Give the count of lines in the data that include "until", with no other words.

■ DATA PROVIDED:
----
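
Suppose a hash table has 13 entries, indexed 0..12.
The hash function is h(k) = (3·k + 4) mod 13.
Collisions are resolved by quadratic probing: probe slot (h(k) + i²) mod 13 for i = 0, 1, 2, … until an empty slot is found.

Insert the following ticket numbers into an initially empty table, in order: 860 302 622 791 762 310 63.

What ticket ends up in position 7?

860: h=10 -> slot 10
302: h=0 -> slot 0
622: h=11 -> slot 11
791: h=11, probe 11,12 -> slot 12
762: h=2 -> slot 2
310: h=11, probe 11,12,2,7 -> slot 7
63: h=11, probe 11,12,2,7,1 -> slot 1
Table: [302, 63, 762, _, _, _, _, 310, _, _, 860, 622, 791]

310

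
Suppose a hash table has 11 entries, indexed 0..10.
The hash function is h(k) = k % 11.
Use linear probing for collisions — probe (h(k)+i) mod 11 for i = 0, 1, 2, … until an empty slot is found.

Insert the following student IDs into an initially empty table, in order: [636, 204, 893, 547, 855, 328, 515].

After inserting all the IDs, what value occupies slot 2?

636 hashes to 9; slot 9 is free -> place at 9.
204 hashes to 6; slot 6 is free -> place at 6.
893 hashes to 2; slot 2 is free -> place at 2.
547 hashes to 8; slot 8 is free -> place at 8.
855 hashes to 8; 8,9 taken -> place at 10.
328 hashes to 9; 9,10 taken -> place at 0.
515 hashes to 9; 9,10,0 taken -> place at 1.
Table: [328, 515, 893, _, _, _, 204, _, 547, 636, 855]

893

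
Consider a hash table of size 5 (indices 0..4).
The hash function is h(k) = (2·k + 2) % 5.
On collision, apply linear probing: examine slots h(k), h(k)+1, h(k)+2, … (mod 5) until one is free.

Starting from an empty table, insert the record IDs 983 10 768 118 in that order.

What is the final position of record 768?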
----
■ RESPONSE TO THE TASK:
3